Source records
........
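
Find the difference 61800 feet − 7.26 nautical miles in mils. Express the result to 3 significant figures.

61800 ft = 7.41600 × 10^8 mil and 7.26 nmi = 5.29351 × 10^8 mil.
7.41600 × 10^8 − 5.29351 × 10^8 ≈ 2.12 × 10^8 mil.

2.12 × 10^8 mil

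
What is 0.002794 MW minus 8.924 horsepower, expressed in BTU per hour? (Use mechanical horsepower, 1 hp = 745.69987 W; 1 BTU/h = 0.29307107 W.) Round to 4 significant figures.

0.002794 MW = 9533.52 BTU/h and 8.924 hp = 22706.5 BTU/h.
9533.52 − 22706.5 ≈ -13170 BTU/h.

-13170 BTU per hour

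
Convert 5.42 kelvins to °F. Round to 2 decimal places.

-449.91 °F

K = (°F + 459.67) × 5/9.
Applying the formula gives -449.91 °F.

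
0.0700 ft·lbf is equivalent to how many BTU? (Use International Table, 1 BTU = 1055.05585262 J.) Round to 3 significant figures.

9.00 × 10^-5 British thermal units

1 foot-pound = 0.00128507 British thermal units.
So 0.0700 × 0.00128507 ≈ 9.00 × 10^-5 BTU.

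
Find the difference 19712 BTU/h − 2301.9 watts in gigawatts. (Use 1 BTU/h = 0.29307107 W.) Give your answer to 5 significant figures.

19712 BTU/h = 5.77702e-6 GW and 2301.9 W = 2.30190e-6 GW.
5.77702e-6 − 2.30190e-6 ≈ 3.4751e-6 GW.

3.4751e-6 gigawatts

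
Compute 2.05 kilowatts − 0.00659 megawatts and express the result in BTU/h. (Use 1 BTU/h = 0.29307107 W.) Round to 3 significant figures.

2.05 kW = 6994.89 BTU/h and 0.00659 MW = 22486.0 BTU/h.
6994.89 − 22486.0 ≈ -15500 BTU/h.

-15500 BTU/h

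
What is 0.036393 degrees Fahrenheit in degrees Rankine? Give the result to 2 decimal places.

459.71 degrees Rankine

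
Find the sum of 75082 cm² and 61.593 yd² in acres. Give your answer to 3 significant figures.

75082 cm² = 0.00185532 acre and 61.593 yd² = 0.0127258 acre.
0.00185532 + 0.0127258 ≈ 0.0146 acre.

0.0146 acre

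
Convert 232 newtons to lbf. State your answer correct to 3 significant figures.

1 N = 0.224809 pounds-force.
232 × 0.224809 ≈ 52.2 lbf.

52.2 pounds-force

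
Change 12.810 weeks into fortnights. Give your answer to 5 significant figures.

6.4050 fortnights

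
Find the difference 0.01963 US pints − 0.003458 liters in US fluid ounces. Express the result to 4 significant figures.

0.01963 US pt = 0.314080 US fl oz and 0.003458 L = 0.116929 US fl oz.
0.314080 − 0.116929 ≈ 0.1972 US fl oz.

0.1972 US fluid ounces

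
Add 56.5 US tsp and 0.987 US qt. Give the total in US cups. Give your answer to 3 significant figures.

56.5 US tsp = 1.17708 US cup and 0.987 US qt = 3.94800 US cup.
1.17708 + 3.94800 ≈ 5.13 US cup.

5.13 US cup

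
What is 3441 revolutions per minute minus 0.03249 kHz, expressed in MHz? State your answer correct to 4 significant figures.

2.486e-5 megahertz

3441 rpm = 5.73500e-5 MHz and 0.03249 kHz = 3.24900e-5 MHz.
5.73500e-5 − 3.24900e-5 ≈ 2.486e-5 MHz.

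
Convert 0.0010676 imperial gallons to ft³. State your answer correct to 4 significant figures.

1 imperial gallon = 0.160544 ft³.
Thus 0.0010676 × 0.160544 ≈ 0.0001714 ft³.

0.0001714 cubic feet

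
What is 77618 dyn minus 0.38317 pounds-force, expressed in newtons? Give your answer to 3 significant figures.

-0.928 N

77618 dyn = 0.776180 N and 0.38317 lbf = 1.70443 N.
0.776180 − 1.70443 ≈ -0.928 N.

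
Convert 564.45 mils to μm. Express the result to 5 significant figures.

14337 micrometers

1 mil = 25.4000 micrometers.
Then 564.45 × 25.4000 ≈ 14337 μm.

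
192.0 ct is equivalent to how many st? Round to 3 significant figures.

1 ct = 3.14946e-5 stone.
192.0 × 3.14946e-5 ≈ 0.00605 st.

0.00605 stone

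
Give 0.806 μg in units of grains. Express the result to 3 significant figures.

1.24 × 10^-5 grains

1 microgram = 1.54324 × 10^-5 grains.
Thus 0.806 × 1.54324 × 10^-5 ≈ 1.24 × 10^-5 gr.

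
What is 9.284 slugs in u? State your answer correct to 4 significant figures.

1 slug = 8.78865 × 10^27 u.
Thus 9.284 × 8.78865 × 10^27 ≈ 8.159 × 10^28 u.

8.159 × 10^28 u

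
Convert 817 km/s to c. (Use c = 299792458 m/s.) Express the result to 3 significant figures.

0.00273 c

1 kilometer per second = 3.33564e-6 c.
817 × 3.33564e-6 ≈ 0.00273 c.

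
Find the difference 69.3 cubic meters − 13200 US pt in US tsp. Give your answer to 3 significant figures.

1.28e+7 US teaspoons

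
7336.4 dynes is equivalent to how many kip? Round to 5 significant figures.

1.6493e-5 kips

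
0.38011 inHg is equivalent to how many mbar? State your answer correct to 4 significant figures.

1 inHg = 33.8639 millibar.
0.38011 × 33.8639 ≈ 12.87 mbar.

12.87 mbar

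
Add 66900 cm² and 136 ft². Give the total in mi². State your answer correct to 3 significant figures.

7.46e-6 mi²

66900 cm² = 2.58302e-6 mi² and 136 ft² = 4.87833e-6 mi².
2.58302e-6 + 4.87833e-6 ≈ 7.46e-6 mi².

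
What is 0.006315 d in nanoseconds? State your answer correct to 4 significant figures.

1 d = 8.64000 × 10^13 ns.
0.006315 × 8.64000 × 10^13 ≈ 5.456 × 10^11 ns.

5.456 × 10^11 nanoseconds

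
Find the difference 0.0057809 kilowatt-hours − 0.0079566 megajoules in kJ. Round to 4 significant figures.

0.0057809 kWh = 20.8112 kJ and 0.0079566 MJ = 7.95660 kJ.
20.8112 − 7.95660 ≈ 12.85 kJ.

12.85 kJ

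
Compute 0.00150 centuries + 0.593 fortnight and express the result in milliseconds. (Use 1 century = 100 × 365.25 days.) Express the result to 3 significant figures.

0.00150 century = 4.73364e+9 ms and 0.593 fortnight = 7.17293e+8 ms.
4.73364e+9 + 7.17293e+8 ≈ 5.45e+9 ms.

5.45e+9 ms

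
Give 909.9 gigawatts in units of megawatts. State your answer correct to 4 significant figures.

909900 MW

1 GW = 1000.00 MW.
So 909.9 × 1000.00 ≈ 909900 MW.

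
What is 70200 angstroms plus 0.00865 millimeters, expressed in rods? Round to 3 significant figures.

3.12 × 10^-6 rod

70200 Å = 1.39585 × 10^-6 rod and 0.00865 mm = 1.71996 × 10^-6 rod.
1.39585 × 10^-6 + 1.71996 × 10^-6 ≈ 3.12 × 10^-6 rod.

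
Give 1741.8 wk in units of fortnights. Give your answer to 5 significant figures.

1 week = 0.500000 fortnight.
Thus 1741.8 × 0.500000 ≈ 870.90 fortnight.

870.90 fortnight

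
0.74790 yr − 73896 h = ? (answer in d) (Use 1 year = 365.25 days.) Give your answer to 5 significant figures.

-2805.8 days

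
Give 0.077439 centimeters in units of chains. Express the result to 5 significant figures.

1 cm = 0.000497097 chain.
Thus 0.077439 × 0.000497097 ≈ 3.8495 × 10^-5 chain.

3.8495 × 10^-5 chain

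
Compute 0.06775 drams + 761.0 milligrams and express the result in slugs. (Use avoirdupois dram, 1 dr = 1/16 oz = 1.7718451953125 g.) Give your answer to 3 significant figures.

0.06775 dr = 8.22552e-6 slug and 761.0 mg = 5.21451e-5 slug.
8.22552e-6 + 5.21451e-5 ≈ 6.04e-5 slug.

6.04e-5 slugs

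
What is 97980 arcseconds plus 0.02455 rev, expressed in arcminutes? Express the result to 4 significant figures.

2163 arcmin

97980 arcsec = 1633.00 arcmin and 0.02455 rev = 530.280 arcmin.
1633.00 + 530.280 ≈ 2163 arcmin.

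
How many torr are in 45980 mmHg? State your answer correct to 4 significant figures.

45980 torr

1 millimeter of mercury = 1.00000 torr.
45980 × 1.00000 ≈ 45980 torr.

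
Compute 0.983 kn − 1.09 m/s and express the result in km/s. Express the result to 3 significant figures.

-0.000584 km/s

0.983 kn = 0.000505699 km/s and 1.09 m/s = 0.00109000 km/s.
0.000505699 − 0.00109000 ≈ -0.000584 km/s.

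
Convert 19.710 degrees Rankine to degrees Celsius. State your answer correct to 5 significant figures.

°R = (°C + 273.15) × 9/5.
Applying the formula gives -262.20 °C.

-262.20 °C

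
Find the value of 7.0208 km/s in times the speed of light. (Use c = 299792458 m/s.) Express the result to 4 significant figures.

2.342e-5 c

1 km/s = 3.33564e-6 times the speed of light.
So 7.0208 × 3.33564e-6 ≈ 2.342e-5 c.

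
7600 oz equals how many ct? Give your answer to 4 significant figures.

1.077 × 10^6 ct

1 ounce = 141.748 ct.
Then 7600 × 141.748 ≈ 1.077 × 10^6 ct.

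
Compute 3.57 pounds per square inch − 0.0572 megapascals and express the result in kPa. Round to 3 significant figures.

3.57 psi = 24.6143 kPa and 0.0572 MPa = 57.2000 kPa.
24.6143 − 57.2000 ≈ -32.6 kPa.

-32.6 kPa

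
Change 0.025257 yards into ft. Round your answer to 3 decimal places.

0.076 ft

1 yard = 3.00000 feet.
0.025257 × 3.00000 ≈ 0.076 ft.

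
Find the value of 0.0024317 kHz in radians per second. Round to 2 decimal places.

1 kilohertz = 6283.19 radians per second.
0.0024317 × 6283.19 ≈ 15.28 rad/s.

15.28 radians per second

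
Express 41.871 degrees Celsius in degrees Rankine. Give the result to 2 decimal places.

°R = (°C + 273.15) × 9/5.
Applying the formula gives 567.04 °R.

567.04 degrees Rankine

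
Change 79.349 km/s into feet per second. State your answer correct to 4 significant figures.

260300 ft/s

1 kilometer per second = 3280.84 ft/s.
Then 79.349 × 3280.84 ≈ 260300 ft/s.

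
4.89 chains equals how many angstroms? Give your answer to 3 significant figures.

9.84e+11 angstroms

1 chain = 2.01168e+11 angstroms.
Thus 4.89 × 2.01168e+11 ≈ 9.84e+11 Å.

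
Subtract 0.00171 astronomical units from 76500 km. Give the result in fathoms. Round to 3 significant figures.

-9.80e+7 fathoms

76500 km = 4.18307e+7 fathom and 0.00171 au = 1.39880e+8 fathom.
4.18307e+7 − 1.39880e+8 ≈ -9.80e+7 fathom.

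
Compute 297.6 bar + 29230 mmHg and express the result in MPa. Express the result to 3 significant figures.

297.6 bar = 29.7600 MPa and 29230 mmHg = 3.89701 MPa.
29.7600 + 3.89701 ≈ 33.7 MPa.

33.7 MPa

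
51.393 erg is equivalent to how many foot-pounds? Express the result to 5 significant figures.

1 erg = 7.37562 × 10^-8 ft·lbf.
Thus 51.393 × 7.37562 × 10^-8 ≈ 3.7906 × 10^-6 ft·lbf.

3.7906 × 10^-6 ft·lbf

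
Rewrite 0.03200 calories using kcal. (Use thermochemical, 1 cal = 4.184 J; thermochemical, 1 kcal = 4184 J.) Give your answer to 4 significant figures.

1 cal = 0.00100000 kcal.
0.03200 × 0.00100000 ≈ 3.200e-5 kcal.

3.200e-5 kilocalories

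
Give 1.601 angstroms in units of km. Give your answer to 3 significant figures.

1 angstrom = 1.00000e-13 km.
Thus 1.601 × 1.00000e-13 ≈ 1.60e-13 km.

1.60e-13 km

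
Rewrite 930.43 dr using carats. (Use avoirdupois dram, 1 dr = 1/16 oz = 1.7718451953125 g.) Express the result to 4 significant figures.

1 dram = 8.85923 carats.
So 930.43 × 8.85923 ≈ 8243 ct.

8243 carats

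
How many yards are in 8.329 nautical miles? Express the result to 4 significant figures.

1 nmi = 2025.37 yards.
8.329 × 2025.37 ≈ 16870 yd.

16870 yards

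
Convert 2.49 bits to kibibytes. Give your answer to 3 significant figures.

0.000304 KiB

1 bit = 0.000122070 KiB.
2.49 × 0.000122070 ≈ 0.000304 KiB.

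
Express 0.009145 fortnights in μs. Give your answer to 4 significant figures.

1 fortnight = 1.20960e+12 μs.
Then 0.009145 × 1.20960e+12 ≈ 1.106e+10 μs.

1.106e+10 μs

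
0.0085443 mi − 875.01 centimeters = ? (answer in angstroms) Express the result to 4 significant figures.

0.0085443 mi = 1.37507 × 10^11 Å and 875.01 cm = 8.75010 × 10^10 Å.
1.37507 × 10^11 − 8.75010 × 10^10 ≈ 5.001 × 10^10 Å.

5.001 × 10^10 Å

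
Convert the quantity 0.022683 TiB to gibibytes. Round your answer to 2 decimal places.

23.23 gibibytes

1 tebibyte = 1024.00 gibibytes.
Then 0.022683 × 1024.00 ≈ 23.23 GiB.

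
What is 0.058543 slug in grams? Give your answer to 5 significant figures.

1 slug = 14593.9 grams.
0.058543 × 14593.9 ≈ 854.37 g.

854.37 g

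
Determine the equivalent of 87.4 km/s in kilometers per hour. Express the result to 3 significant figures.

1 kilometer per second = 3600.00 kilometers per hour.
So 87.4 × 3600.00 ≈ 315000 km/h.

315000 km/h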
........
> TASK OBJECTIVE
From the line holding "Determine the equivalent" through the final line of the data above, copy every line exactly as written. Include nothing else.

> ANSWER FOR THE TASK
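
Determine the equivalent of 87.4 km/s in kilometers per hour. Express the result to 3 significant figures.

1 kilometer per second = 3600.00 kilometers per hour.
So 87.4 × 3600.00 ≈ 315000 km/h.

315000 km/h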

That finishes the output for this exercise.